What you will do:
Every line of the records that holds the word "functional" should be copied.
(Records for processing begins)
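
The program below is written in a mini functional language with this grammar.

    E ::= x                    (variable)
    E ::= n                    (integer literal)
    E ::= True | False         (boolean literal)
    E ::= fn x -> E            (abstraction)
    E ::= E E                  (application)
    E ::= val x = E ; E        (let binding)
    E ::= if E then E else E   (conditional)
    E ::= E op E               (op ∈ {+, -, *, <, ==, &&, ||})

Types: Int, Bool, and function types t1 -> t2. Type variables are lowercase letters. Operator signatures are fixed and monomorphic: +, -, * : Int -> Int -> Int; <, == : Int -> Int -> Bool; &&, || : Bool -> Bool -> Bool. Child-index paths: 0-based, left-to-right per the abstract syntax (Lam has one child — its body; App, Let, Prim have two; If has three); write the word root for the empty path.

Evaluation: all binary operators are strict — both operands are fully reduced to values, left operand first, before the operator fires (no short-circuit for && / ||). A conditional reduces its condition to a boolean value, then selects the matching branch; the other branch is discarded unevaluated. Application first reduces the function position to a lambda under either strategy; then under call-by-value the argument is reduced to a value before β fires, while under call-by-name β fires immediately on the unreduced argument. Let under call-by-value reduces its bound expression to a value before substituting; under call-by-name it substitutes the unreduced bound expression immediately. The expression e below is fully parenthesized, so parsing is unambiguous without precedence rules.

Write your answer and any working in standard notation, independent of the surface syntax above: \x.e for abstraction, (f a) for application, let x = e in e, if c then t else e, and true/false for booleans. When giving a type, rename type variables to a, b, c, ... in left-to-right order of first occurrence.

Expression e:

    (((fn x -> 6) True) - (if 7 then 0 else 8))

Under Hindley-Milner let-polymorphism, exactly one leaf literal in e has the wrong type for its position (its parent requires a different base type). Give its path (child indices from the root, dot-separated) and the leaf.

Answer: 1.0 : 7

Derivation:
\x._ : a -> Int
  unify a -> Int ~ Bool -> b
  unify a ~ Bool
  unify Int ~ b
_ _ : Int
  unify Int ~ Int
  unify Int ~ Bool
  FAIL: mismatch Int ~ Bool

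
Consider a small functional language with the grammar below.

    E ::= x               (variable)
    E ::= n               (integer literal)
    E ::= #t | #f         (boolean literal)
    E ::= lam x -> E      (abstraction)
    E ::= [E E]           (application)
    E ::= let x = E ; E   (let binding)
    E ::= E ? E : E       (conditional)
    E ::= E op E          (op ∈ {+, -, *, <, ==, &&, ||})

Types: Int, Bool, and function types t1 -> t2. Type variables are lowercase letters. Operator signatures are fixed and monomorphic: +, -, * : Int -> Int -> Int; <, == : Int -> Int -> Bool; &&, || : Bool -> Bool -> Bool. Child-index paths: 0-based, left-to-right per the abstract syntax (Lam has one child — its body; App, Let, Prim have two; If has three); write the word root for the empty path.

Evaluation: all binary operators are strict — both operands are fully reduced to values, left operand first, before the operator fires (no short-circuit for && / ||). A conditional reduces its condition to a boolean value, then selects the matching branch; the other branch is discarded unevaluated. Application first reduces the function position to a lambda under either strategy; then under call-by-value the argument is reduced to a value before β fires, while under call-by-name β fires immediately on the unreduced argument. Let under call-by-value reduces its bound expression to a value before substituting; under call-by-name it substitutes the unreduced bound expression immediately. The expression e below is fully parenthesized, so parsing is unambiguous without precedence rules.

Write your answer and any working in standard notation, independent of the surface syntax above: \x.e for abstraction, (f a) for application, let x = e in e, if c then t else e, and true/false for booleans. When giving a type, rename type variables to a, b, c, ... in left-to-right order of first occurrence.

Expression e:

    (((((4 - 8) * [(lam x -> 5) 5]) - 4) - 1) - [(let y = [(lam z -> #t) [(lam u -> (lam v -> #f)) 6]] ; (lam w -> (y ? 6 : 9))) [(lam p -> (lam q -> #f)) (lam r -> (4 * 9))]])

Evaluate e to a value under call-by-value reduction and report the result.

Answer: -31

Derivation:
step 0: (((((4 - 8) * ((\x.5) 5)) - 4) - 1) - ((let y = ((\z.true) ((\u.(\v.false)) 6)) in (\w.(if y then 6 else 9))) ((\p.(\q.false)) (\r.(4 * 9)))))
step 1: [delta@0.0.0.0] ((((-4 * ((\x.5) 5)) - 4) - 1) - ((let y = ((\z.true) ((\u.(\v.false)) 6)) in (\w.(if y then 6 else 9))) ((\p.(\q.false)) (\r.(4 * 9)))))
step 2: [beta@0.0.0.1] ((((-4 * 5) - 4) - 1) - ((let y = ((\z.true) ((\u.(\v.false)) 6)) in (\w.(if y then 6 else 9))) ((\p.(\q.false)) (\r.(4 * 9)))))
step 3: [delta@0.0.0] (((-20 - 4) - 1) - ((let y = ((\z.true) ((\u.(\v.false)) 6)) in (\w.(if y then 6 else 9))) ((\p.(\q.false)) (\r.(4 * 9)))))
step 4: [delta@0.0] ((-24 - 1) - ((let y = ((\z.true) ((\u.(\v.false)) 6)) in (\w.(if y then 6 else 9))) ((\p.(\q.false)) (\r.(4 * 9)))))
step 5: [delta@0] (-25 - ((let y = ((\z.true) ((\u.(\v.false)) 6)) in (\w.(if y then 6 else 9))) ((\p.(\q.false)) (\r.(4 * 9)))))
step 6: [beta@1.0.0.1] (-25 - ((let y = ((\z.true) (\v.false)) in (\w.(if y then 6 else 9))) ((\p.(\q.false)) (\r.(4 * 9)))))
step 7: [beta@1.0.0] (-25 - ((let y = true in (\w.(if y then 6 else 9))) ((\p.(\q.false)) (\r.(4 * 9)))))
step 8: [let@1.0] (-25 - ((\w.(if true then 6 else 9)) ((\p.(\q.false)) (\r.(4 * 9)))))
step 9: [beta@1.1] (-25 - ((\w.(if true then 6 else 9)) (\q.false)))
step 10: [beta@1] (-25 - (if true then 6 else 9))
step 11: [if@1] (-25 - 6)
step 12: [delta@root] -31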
(Records for processing ends)
Response:
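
The program below is written in a mini functional language with this grammar.
Consider a small functional language with the grammar below.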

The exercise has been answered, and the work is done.